Reproduce the entries below exactly, but only from the line containing "Find the limit of (-43*x^3/6" to the line containing "Let f(u) = (u^2", inclusive.
TASK MATERIAL: Begin
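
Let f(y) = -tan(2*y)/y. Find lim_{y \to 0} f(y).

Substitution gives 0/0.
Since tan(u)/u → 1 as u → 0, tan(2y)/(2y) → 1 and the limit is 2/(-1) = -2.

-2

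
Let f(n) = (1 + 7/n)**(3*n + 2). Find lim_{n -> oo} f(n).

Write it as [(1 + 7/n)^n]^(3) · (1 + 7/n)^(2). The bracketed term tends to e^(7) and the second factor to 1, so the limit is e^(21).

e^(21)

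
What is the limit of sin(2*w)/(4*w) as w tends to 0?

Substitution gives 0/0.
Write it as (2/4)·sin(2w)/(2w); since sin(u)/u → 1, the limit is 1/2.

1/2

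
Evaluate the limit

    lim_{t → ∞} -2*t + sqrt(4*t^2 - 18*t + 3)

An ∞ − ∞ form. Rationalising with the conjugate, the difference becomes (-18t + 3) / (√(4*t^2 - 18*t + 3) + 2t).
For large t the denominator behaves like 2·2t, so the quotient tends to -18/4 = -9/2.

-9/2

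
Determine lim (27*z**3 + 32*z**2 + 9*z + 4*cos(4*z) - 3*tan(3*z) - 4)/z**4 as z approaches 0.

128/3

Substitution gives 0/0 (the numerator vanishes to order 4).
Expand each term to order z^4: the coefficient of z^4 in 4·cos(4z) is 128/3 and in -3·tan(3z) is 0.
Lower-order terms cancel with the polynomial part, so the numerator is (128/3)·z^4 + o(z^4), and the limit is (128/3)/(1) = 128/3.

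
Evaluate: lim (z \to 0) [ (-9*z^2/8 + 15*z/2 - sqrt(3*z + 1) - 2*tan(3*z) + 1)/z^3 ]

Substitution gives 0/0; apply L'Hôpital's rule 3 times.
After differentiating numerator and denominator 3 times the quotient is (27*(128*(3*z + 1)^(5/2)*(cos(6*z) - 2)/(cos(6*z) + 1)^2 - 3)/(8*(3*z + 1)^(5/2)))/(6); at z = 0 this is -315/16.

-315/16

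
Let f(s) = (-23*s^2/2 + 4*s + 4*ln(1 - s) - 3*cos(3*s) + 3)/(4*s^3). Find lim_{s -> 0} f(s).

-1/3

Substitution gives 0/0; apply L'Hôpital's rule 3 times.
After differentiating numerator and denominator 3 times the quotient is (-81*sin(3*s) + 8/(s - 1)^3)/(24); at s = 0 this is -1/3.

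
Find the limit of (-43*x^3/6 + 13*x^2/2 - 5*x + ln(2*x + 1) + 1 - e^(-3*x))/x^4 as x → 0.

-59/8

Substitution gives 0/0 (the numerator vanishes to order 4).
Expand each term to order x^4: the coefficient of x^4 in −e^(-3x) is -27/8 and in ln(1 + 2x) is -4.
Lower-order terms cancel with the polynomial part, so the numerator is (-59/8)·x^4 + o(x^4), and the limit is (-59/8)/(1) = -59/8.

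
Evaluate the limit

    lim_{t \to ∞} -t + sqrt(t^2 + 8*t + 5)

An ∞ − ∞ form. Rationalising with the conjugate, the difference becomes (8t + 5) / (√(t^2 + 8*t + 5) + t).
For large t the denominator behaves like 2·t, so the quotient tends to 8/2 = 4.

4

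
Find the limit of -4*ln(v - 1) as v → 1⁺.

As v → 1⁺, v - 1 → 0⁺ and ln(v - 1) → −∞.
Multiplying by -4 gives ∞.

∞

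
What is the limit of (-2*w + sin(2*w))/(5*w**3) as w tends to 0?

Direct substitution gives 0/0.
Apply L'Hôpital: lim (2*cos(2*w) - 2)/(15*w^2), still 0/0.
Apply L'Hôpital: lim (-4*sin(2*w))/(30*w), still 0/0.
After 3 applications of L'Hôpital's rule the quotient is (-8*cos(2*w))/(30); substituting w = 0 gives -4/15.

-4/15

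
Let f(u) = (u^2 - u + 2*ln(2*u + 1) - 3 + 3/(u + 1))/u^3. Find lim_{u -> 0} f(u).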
TASK MATERIAL: End
TASK MATERIAL: Begin
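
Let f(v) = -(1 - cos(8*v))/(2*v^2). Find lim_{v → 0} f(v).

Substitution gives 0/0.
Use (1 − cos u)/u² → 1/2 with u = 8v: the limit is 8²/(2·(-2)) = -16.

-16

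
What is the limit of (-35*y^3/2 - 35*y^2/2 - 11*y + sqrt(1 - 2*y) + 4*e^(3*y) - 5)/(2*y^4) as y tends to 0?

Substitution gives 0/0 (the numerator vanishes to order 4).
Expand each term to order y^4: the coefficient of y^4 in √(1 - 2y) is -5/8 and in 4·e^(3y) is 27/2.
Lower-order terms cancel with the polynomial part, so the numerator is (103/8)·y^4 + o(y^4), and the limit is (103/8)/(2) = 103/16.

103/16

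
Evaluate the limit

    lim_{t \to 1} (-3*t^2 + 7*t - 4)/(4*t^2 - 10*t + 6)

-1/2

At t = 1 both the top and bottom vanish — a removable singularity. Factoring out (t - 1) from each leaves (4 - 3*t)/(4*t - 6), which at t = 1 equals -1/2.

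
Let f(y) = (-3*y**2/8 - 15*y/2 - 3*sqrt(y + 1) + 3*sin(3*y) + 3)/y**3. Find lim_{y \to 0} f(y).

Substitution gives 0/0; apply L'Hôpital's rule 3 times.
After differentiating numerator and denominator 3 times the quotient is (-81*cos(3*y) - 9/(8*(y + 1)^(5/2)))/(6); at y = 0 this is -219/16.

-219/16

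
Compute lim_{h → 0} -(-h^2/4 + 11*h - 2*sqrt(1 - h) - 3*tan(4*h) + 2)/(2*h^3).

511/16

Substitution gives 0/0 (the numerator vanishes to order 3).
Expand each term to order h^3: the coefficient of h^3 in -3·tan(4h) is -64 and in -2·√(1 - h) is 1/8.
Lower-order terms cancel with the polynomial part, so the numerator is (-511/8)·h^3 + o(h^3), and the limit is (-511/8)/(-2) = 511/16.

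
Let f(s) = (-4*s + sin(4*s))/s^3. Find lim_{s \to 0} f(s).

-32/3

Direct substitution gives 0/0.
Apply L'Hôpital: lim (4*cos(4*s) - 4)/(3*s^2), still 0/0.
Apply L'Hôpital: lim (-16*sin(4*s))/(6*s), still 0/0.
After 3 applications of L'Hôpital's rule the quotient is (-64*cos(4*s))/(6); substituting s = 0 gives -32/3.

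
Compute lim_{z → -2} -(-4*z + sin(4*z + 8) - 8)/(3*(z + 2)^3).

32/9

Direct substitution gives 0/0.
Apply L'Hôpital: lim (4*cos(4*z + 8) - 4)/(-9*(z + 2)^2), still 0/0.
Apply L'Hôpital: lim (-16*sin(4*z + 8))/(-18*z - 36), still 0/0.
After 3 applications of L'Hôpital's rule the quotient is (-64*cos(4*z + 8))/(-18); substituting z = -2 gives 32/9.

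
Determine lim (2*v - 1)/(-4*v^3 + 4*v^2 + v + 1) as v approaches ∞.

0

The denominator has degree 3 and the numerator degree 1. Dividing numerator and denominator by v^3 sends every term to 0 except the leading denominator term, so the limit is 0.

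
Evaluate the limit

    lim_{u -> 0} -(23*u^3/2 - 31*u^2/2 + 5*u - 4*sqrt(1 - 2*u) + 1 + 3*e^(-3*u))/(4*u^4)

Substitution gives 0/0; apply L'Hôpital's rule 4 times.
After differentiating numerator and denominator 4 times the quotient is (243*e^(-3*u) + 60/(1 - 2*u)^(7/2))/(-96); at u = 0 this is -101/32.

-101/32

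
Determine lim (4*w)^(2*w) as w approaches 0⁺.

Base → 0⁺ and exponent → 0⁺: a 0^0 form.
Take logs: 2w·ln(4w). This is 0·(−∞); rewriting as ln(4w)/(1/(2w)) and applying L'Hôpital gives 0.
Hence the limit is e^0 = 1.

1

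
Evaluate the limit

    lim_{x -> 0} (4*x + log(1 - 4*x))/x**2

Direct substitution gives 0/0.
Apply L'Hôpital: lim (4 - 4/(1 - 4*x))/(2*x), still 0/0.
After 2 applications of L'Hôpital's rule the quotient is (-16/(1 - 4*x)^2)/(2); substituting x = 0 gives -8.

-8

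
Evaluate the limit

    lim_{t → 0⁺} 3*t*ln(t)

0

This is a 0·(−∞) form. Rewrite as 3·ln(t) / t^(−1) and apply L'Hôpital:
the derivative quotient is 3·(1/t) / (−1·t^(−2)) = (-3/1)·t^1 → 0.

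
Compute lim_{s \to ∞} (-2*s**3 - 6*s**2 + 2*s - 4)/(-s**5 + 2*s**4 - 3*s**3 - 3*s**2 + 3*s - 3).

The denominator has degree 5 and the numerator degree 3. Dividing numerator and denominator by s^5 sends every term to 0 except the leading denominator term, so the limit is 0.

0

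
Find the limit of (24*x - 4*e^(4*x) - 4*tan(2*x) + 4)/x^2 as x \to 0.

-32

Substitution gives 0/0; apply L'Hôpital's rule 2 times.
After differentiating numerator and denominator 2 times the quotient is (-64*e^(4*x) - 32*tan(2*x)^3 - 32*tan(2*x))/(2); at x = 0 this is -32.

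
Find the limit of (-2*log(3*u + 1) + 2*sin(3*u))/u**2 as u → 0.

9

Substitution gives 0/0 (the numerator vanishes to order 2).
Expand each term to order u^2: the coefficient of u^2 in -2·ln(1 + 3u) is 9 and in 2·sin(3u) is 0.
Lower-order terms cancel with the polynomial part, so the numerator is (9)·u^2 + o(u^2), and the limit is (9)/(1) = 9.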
TASK MATERIAL: End
> **TASK OUTPUT**:
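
Find the limit of (-43*x^3/6 + 13*x^2/2 - 5*x + ln(2*x + 1) + 1 - e^(-3*x))/x^4 as x → 0.

-59/8

Substitution gives 0/0 (the numerator vanishes to order 4).
Expand each term to order x^4: the coefficient of x^4 in −e^(-3x) is -27/8 and in ln(1 + 2x) is -4.
Lower-order terms cancel with the polynomial part, so the numerator is (-59/8)·x^4 + o(x^4), and the limit is (-59/8)/(1) = -59/8.

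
Evaluate the limit

    lim_{t \to ∞} -t + sqrt(t^2 + 8*t + 5)

An ∞ − ∞ form. Rationalising with the conjugate, the difference becomes (8t + 5) / (√(t^2 + 8*t + 5) + t).
For large t the denominator behaves like 2·t, so the quotient tends to 8/2 = 4.

4

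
Find the limit of -4*ln(v - 1) as v → 1⁺.

As v → 1⁺, v - 1 → 0⁺ and ln(v - 1) → −∞.
Multiplying by -4 gives ∞.

∞

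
What is the limit of (-2*w + sin(2*w))/(5*w**3) as w tends to 0?

Direct substitution gives 0/0.
Apply L'Hôpital: lim (2*cos(2*w) - 2)/(15*w^2), still 0/0.
Apply L'Hôpital: lim (-4*sin(2*w))/(30*w), still 0/0.
After 3 applications of L'Hôpital's rule the quotient is (-8*cos(2*w))/(30); substituting w = 0 gives -4/15.

-4/15

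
Let f(u) = (u^2 - u + 2*ln(2*u + 1) - 3 + 3/(u + 1))/u^3. Find lim_{u -> 0} f(u).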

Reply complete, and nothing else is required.